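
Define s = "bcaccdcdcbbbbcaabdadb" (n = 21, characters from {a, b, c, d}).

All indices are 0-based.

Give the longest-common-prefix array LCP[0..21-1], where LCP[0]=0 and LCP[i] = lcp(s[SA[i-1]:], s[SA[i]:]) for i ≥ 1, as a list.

[0, 1, 1, 1, 0, 1, 3, 2, 1, 3, 1, 0, 2, 1, 1, 1, 3, 0, 1, 1, 2]

rank | idx | suffix
   0 |  14 | aabdadb
   1 |  15 | abdadb
   2 |   2 | accdcdcbbbbcaabdadb
   3 |  18 | adb
   4 |  20 | b
   5 |   9 | bbbbcaabdadb
   6 |  10 | bbbcaabdadb
   7 |  11 | bbcaabdadb
   8 |  12 | bcaabdadb
   9 |   0 | bcaccdcdcbbbbcaabdadb
  10 |  16 | bdadb
  11 |  13 | caabdadb
  12 |   1 | caccdcdcbbbbcaabdadb
  13 |   8 | cbbbbcaabdadb
  14 |   3 | ccdcdcbbbbcaabdadb
  15 |   6 | cdcbbbbcaabdadb
  16 |   4 | cdcdcbbbbcaabdadb
  17 |  17 | dadb
  18 |  19 | db
  19 |   7 | dcbbbbcaabdadb
  20 |   5 | dcdcbbbbcaabdadb

SA = [14, 15, 2, 18, 20, 9, 10, 11, 12, 0, 16, 13, 1, 8, 3, 6, 4, 17, 19, 7, 5]
rank  pair      lcp
   1  s[14:],s[15:]  1  'a'
   2  s[15:],s[2:]  1  'a'
   3  s[2:],s[18:]  1  'a'
   4  s[18:],s[20:]  0  ''
   5  s[20:],s[9:]  1  'b'
   6  s[9:],s[10:]  3  'bbb'
   7  s[10:],s[11:]  2  'bb'
   8  s[11:],s[12:]  1  'b'
   9  s[12:],s[0:]  3  'bca'
  10  s[0:],s[16:]  1  'b'
  11  s[16:],s[13:]  0  ''
  12  s[13:],s[1:]  2  'ca'
  13  s[1:],s[8:]  1  'c'
  14  s[8:],s[3:]  1  'c'
  15  s[3:],s[6:]  1  'c'
  16  s[6:],s[4:]  3  'cdc'
  17  s[4:],s[17:]  0  ''
  18  s[17:],s[19:]  1  'd'
  19  s[19:],s[7:]  1  'd'
  20  s[7:],s[5:]  2  'dc'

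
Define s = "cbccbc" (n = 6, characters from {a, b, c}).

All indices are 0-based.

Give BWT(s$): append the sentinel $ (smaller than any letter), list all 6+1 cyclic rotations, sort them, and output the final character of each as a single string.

rank  rotation last
    0  $cbccbc  c
    1  bc$cbcc  c
    2  bccbc$c  c
    3  c$cbccb  b
    4  cbc$cbc  c
    5  cbccbc$  $
    6  ccbc$cb  b

cccbc$b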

====

◆ To do
Whatever the number of entries above, each one is to be copied exactly.

◆ Your solution
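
Define s = "bcaccdcdcbbbbcaabdadb" (n = 21, characters from {a, b, c, d}).

All indices are 0-based.

Give the longest-common-prefix array LCP[0..21-1], where LCP[0]=0 and LCP[i] = lcp(s[SA[i-1]:], s[SA[i]:]) for i ≥ 1, as a list.

[0, 1, 1, 1, 0, 1, 3, 2, 1, 3, 1, 0, 2, 1, 1, 1, 3, 0, 1, 1, 2]

rank | idx | suffix
   0 |  14 | aabdadb
   1 |  15 | abdadb
   2 |   2 | accdcdcbbbbcaabdadb
   3 |  18 | adb
   4 |  20 | b
   5 |   9 | bbbbcaabdadb
   6 |  10 | bbbcaabdadb
   7 |  11 | bbcaabdadb
   8 |  12 | bcaabdadb
   9 |   0 | bcaccdcdcbbbbcaabdadb
  10 |  16 | bdadb
  11 |  13 | caabdadb
  12 |   1 | caccdcdcbbbbcaabdadb
  13 |   8 | cbbbbcaabdadb
  14 |   3 | ccdcdcbbbbcaabdadb
  15 |   6 | cdcbbbbcaabdadb
  16 |   4 | cdcdcbbbbcaabdadb
  17 |  17 | dadb
  18 |  19 | db
  19 |   7 | dcbbbbcaabdadb
  20 |   5 | dcdcbbbbcaabdadb

SA = [14, 15, 2, 18, 20, 9, 10, 11, 12, 0, 16, 13, 1, 8, 3, 6, 4, 17, 19, 7, 5]
rank  pair      lcp
   1  s[14:],s[15:]  1  'a'
   2  s[15:],s[2:]  1  'a'
   3  s[2:],s[18:]  1  'a'
   4  s[18:],s[20:]  0  ''
   5  s[20:],s[9:]  1  'b'
   6  s[9:],s[10:]  3  'bbb'
   7  s[10:],s[11:]  2  'bb'
   8  s[11:],s[12:]  1  'b'
   9  s[12:],s[0:]  3  'bca'
  10  s[0:],s[16:]  1  'b'
  11  s[16:],s[13:]  0  ''
  12  s[13:],s[1:]  2  'ca'
  13  s[1:],s[8:]  1  'c'
  14  s[8:],s[3:]  1  'c'
  15  s[3:],s[6:]  1  'c'
  16  s[6:],s[4:]  3  'cdc'
  17  s[4:],s[17:]  0  ''
  18  s[17:],s[19:]  1  'd'
  19  s[19:],s[7:]  1  'd'
  20  s[7:],s[5:]  2  'dc'

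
Define s = "cbccbc" (n = 6, characters from {a, b, c}).

All indices are 0-based.

Give BWT(s$): append the sentinel $ (smaller than any letter), list all 6+1 cyclic rotations, sort them, and output the final character of each as a single string.

rank  rotation last
    0  $cbccbc  c
    1  bc$cbcc  c
    2  bccbc$c  c
    3  c$cbccb  b
    4  cbc$cbc  c
    5  cbccbc$  $
    6  ccbc$cb  b

cccbc$b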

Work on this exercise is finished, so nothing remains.